Please retype the data below in full.
• • • • • • •
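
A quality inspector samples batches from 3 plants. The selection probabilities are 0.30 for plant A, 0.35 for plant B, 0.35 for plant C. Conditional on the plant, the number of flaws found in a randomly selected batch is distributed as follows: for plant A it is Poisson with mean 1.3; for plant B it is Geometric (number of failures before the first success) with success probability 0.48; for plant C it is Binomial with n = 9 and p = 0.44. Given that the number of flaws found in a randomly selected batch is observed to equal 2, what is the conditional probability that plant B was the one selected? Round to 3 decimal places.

Likelihoods P(X=2 | ·): A: 0.230289; B: 0.129792; C: 0.120372.
Posterior ∝ prior × likelihood. Numerator for B: 0.35·0.129792 = 0.0454272.
Normalizing constant: 0.3·0.230289 + 0.35·0.129792 + 0.35·0.120372 = 0.156644.
P(B | observation) = 0.0454272 / 0.156644 = 0.290003.

0.290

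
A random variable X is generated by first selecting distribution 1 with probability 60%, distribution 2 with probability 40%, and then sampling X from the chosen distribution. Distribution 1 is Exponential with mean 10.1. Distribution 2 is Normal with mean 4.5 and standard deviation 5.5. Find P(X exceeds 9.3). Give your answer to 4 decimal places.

Conditional on each component, P(X > 9.3): 1: 0.398204; 2: 0.191406.
By total probability, P(X > 9.3) = 0.6·0.398204 + 0.4·0.191406 = 0.315484.

0.3155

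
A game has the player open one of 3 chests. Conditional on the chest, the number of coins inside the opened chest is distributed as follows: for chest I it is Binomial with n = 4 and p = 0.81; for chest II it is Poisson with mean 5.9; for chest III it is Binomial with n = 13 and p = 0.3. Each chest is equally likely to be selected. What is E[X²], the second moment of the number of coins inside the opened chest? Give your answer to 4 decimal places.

23.2544

For each component E[X²] = Var + (mean)², giving I: 11.1132; II: 40.71; III: 17.94.
Overall E[X²] = 0.333333·11.1132 + 0.333333·40.71 + 0.333333·17.94 = 23.2544.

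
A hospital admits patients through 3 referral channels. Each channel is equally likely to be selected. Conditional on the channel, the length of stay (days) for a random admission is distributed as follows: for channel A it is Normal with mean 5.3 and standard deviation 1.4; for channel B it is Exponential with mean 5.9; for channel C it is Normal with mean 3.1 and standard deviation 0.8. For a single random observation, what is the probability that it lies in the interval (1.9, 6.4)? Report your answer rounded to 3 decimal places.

Conditional on each channel, P(1.9 < X < 6.4): A: 0.776403; B: 0.386686; C: 0.933174.
By total probability, P(1.9 < X < 6.4) = 0.333333·0.776403 + 0.333333·0.386686 + 0.333333·0.933174 = 0.698755.

0.699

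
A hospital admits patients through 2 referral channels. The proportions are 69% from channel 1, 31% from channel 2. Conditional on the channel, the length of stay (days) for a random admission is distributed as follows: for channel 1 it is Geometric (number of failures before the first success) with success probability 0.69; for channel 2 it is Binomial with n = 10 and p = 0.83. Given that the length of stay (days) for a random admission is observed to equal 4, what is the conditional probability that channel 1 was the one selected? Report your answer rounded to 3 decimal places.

0.855

Likelihoods P(X=4 | ·): 1: 0.00637229; 2: 0.00240561.
Posterior ∝ prior × likelihood. Numerator for 1: 0.69·0.00637229 = 0.00439688.
Normalizing constant: 0.69·0.00637229 + 0.31·0.00240561 = 0.00514262.
P(1 | observation) = 0.00439688 / 0.00514262 = 0.854989.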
• • • • • • •
Response area =
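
A quality inspector samples batches from 3 plants. The selection probabilities are 0.30 for plant A, 0.35 for plant B, 0.35 for plant C. Conditional on the plant, the number of flaws found in a randomly selected batch is distributed as follows: for plant A it is Poisson with mean 1.3; for plant B it is Geometric (number of failures before the first success) with success probability 0.48; for plant C it is Binomial with n = 9 and p = 0.44. Given that the number of flaws found in a randomly selected batch is observed to equal 2, what is the conditional probability that plant B was the one selected? Round to 3 decimal places.

Likelihoods P(X=2 | ·): A: 0.230289; B: 0.129792; C: 0.120372.
Posterior ∝ prior × likelihood. Numerator for B: 0.35·0.129792 = 0.0454272.
Normalizing constant: 0.3·0.230289 + 0.35·0.129792 + 0.35·0.120372 = 0.156644.
P(B | observation) = 0.0454272 / 0.156644 = 0.290003.

0.290

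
A random variable X is generated by first selecting distribution 1 with probability 60%, distribution 2 with probability 40%, and then sampling X from the chosen distribution. Distribution 1 is Exponential with mean 10.1. Distribution 2 is Normal with mean 4.5 and standard deviation 5.5. Find P(X exceeds 9.3). Give your answer to 4 decimal places.

Conditional on each component, P(X > 9.3): 1: 0.398204; 2: 0.191406.
By total probability, P(X > 9.3) = 0.6·0.398204 + 0.4·0.191406 = 0.315484.

0.3155

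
A game has the player open one of 3 chests. Conditional on the chest, the number of coins inside the opened chest is distributed as follows: for chest I it is Binomial with n = 4 and p = 0.81; for chest II it is Poisson with mean 5.9; for chest III it is Binomial with n = 13 and p = 0.3. Each chest is equally likely to be selected. What is E[X²], the second moment of the number of coins inside the opened chest? Give your answer to 4 decimal places.

23.2544

For each component E[X²] = Var + (mean)², giving I: 11.1132; II: 40.71; III: 17.94.
Overall E[X²] = 0.333333·11.1132 + 0.333333·40.71 + 0.333333·17.94 = 23.2544.

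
A hospital admits patients through 3 referral channels. Each channel is equally likely to be selected. Conditional on the channel, the length of stay (days) for a random admission is distributed as follows: for channel A it is Normal with mean 5.3 and standard deviation 1.4; for channel B it is Exponential with mean 5.9; for channel C it is Normal with mean 3.1 and standard deviation 0.8. For a single random observation, what is the probability that it lies in the interval (1.9, 6.4)? Report your answer rounded to 3 decimal places.

Conditional on each channel, P(1.9 < X < 6.4): A: 0.776403; B: 0.386686; C: 0.933174.
By total probability, P(1.9 < X < 6.4) = 0.333333·0.776403 + 0.333333·0.386686 + 0.333333·0.933174 = 0.698755.

0.699

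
A hospital admits patients through 2 referral channels. The proportions are 69% from channel 1, 31% from channel 2. Conditional on the channel, the length of stay (days) for a random admission is distributed as follows: for channel 1 it is Geometric (number of failures before the first success) with success probability 0.69; for channel 2 it is Binomial with n = 10 and p = 0.83. Given that the length of stay (days) for a random admission is observed to equal 4, what is the conditional probability that channel 1 was the one selected? Report your answer rounded to 3 decimal places.

0.855

Likelihoods P(X=4 | ·): 1: 0.00637229; 2: 0.00240561.
Posterior ∝ prior × likelihood. Numerator for 1: 0.69·0.00637229 = 0.00439688.
Normalizing constant: 0.69·0.00637229 + 0.31·0.00240561 = 0.00514262.
P(1 | observation) = 0.00439688 / 0.00514262 = 0.854989.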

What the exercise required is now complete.